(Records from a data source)
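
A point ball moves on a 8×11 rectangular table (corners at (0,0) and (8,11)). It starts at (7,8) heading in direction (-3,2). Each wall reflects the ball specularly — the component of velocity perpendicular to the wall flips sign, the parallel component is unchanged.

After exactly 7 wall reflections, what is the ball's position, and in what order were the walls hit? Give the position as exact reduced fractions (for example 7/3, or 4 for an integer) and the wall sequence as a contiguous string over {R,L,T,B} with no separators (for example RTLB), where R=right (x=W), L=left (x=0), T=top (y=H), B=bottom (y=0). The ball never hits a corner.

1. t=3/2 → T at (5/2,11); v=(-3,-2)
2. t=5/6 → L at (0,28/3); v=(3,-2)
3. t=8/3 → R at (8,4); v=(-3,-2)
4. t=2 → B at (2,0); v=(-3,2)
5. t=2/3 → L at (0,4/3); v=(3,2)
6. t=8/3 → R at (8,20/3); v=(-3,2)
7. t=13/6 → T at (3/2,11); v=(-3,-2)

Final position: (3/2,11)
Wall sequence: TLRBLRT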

## Assignment
Could you restate every record above word for word?

## Task response
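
A point ball moves on a 8×11 rectangular table (corners at (0,0) and (8,11)). It starts at (7,8) heading in direction (-3,2). Each wall reflects the ball specularly — the component of velocity perpendicular to the wall flips sign, the parallel component is unchanged.

After exactly 7 wall reflections, what is the ball's position, and in what order were the walls hit? Give the position as exact reduced fractions (for example 7/3, or 4 for an integer) and the wall sequence as a contiguous string over {R,L,T,B} with no separators (for example RTLB), where R=right (x=W), L=left (x=0), T=top (y=H), B=bottom (y=0). The ball never hits a corner.

1. t=3/2 → T at (5/2,11); v=(-3,-2)
2. t=5/6 → L at (0,28/3); v=(3,-2)
3. t=8/3 → R at (8,4); v=(-3,-2)
4. t=2 → B at (2,0); v=(-3,2)
5. t=2/3 → L at (0,4/3); v=(3,2)
6. t=8/3 → R at (8,20/3); v=(-3,2)
7. t=13/6 → T at (3/2,11); v=(-3,-2)

Final position: (3/2,11)
Wall sequence: TLRBLRT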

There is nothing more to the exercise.